*** Begin section ***

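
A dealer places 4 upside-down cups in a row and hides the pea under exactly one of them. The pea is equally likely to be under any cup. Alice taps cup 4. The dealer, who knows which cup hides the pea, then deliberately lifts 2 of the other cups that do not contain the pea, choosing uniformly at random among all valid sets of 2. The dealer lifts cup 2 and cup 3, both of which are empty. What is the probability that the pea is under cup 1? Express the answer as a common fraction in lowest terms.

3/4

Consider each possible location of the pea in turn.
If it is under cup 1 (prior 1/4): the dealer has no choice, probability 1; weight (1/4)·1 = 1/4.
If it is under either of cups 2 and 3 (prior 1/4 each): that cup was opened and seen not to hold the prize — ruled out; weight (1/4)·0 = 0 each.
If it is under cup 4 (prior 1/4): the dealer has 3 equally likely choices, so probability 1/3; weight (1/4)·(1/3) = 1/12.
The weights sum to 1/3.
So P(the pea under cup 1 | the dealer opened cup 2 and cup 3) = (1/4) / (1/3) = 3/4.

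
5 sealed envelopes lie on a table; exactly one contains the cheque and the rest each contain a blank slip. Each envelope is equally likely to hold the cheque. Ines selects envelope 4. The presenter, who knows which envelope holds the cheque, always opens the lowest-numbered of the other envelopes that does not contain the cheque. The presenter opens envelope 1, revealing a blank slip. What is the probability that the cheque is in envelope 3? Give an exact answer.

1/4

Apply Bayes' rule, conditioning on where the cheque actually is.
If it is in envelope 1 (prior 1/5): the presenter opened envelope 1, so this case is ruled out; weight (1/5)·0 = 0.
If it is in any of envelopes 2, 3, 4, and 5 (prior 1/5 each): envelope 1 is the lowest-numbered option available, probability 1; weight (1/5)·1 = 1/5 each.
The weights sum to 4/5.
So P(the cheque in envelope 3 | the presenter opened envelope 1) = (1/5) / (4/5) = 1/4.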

*** End section ***

*WHAT YOU ARE ASKED TO DO:* Exactly as they appear above, print all the entries.

*OUTPUT:*
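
A dealer places 4 upside-down cups in a row and hides the pea under exactly one of them. The pea is equally likely to be under any cup. Alice taps cup 4. The dealer, who knows which cup hides the pea, then deliberately lifts 2 of the other cups that do not contain the pea, choosing uniformly at random among all valid sets of 2. The dealer lifts cup 2 and cup 3, both of which are empty. What is the probability that the pea is under cup 1? Express the answer as a common fraction in lowest terms.

3/4

Consider each possible location of the pea in turn.
If it is under cup 1 (prior 1/4): the dealer has no choice, probability 1; weight (1/4)·1 = 1/4.
If it is under either of cups 2 and 3 (prior 1/4 each): that cup was opened and seen not to hold the prize — ruled out; weight (1/4)·0 = 0 each.
If it is under cup 4 (prior 1/4): the dealer has 3 equally likely choices, so probability 1/3; weight (1/4)·(1/3) = 1/12.
The weights sum to 1/3.
So P(the pea under cup 1 | the dealer opened cup 2 and cup 3) = (1/4) / (1/3) = 3/4.

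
5 sealed envelopes lie on a table; exactly one contains the cheque and the rest each contain a blank slip. Each envelope is equally likely to hold the cheque. Ines selects envelope 4. The presenter, who knows which envelope holds the cheque, always opens the lowest-numbered of the other envelopes that does not contain the cheque. The presenter opens envelope 1, revealing a blank slip. What is the probability that the cheque is in envelope 3? Give an exact answer.

1/4

Apply Bayes' rule, conditioning on where the cheque actually is.
If it is in envelope 1 (prior 1/5): the presenter opened envelope 1, so this case is ruled out; weight (1/5)·0 = 0.
If it is in any of envelopes 2, 3, 4, and 5 (prior 1/5 each): envelope 1 is the lowest-numbered option available, probability 1; weight (1/5)·1 = 1/5 each.
The weights sum to 4/5.
So P(the cheque in envelope 3 | the presenter opened envelope 1) = (1/5) / (4/5) = 1/4.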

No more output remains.